[Items from a dataset]
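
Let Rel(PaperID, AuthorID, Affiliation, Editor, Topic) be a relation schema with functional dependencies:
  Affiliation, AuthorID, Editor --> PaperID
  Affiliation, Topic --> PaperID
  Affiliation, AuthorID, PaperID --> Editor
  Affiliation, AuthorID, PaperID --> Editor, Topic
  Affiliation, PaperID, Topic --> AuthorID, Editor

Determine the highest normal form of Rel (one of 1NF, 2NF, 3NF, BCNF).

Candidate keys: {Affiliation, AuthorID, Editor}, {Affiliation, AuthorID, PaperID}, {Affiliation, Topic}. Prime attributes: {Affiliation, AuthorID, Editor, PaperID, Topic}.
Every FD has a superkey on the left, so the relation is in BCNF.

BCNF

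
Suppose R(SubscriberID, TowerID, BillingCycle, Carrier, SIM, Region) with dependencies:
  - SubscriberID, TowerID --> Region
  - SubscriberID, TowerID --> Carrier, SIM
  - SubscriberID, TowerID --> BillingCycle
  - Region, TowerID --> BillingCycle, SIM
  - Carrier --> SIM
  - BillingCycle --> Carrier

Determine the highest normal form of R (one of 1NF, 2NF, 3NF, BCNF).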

---

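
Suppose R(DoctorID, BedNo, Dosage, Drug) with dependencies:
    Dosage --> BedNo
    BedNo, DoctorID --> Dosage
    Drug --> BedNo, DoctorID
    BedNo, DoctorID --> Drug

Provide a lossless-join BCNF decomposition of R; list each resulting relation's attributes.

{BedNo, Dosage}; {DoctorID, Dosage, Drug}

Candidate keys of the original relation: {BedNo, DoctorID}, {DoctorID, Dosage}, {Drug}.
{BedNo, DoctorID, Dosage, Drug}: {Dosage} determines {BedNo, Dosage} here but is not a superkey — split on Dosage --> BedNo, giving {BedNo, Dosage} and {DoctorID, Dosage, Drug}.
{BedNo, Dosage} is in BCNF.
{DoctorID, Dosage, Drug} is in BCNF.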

§ Work instructions:
Copy, exactly and only, the lines above that begin with the one containing "- BillingCycle --> Carrier" and finish with the one containing "Determine the highest normal form of R (one".

§ Solution:
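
  - BillingCycle --> Carrier

Determine the highest normal form of R (one of 1NF, 2NF, 3NF, BCNF).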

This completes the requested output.